- _WORK ORDER_: Return the records below character for character.
#### RECORDS FOR THIS TASK
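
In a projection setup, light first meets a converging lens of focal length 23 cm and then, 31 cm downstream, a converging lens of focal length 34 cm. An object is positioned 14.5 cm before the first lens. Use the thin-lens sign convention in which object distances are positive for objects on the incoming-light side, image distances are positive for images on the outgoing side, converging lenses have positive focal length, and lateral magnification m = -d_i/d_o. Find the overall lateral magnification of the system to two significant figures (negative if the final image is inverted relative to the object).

-2.5

Applying the thin-lens equation to the first lens, 1/23 = 1/14.5 + 1/d_i1, which gives d_i1 = -39.235 cm.
Its lateral magnification is m_1 = -d_i1/d_o1 = -(-39.235)/14.5 = 2.7059.
The intermediate image is virtual, 39.235 cm to the left of lens 1, so d_o2 = L - d_i1 = 31 - (-39.235) = 70.235 cm.
Applying the thin-lens equation again with f_2 = 34 cm and d_o2 = 70.235 cm gives d_i2 = 65.903 cm.
m_2 = -(65.903)/(70.235) = -0.9383.
Total m = m_1 x m_2 = (2.7059)(-0.9383) = -2.5390.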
########
- _ANSWER TO THE EXERCISE_:
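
In a projection setup, light first meets a converging lens of focal length 23 cm and then, 31 cm downstream, a converging lens of focal length 34 cm. An object is positioned 14.5 cm before the first lens. Use the thin-lens sign convention in which object distances are positive for objects on the incoming-light side, image distances are positive for images on the outgoing side, converging lenses have positive focal length, and lateral magnification m = -d_i/d_o. Find the overall lateral magnification of the system to two significant figures (negative if the final image is inverted relative to the object).

-2.5

Applying the thin-lens equation to the first lens, 1/23 = 1/14.5 + 1/d_i1, which gives d_i1 = -39.235 cm.
Its lateral magnification is m_1 = -d_i1/d_o1 = -(-39.235)/14.5 = 2.7059.
The intermediate image is virtual, 39.235 cm to the left of lens 1, so d_o2 = L - d_i1 = 31 - (-39.235) = 70.235 cm.
Applying the thin-lens equation again with f_2 = 34 cm and d_o2 = 70.235 cm gives d_i2 = 65.903 cm.
m_2 = -(65.903)/(70.235) = -0.9383.
Total m = m_1 x m_2 = (2.7059)(-0.9383) = -2.5390.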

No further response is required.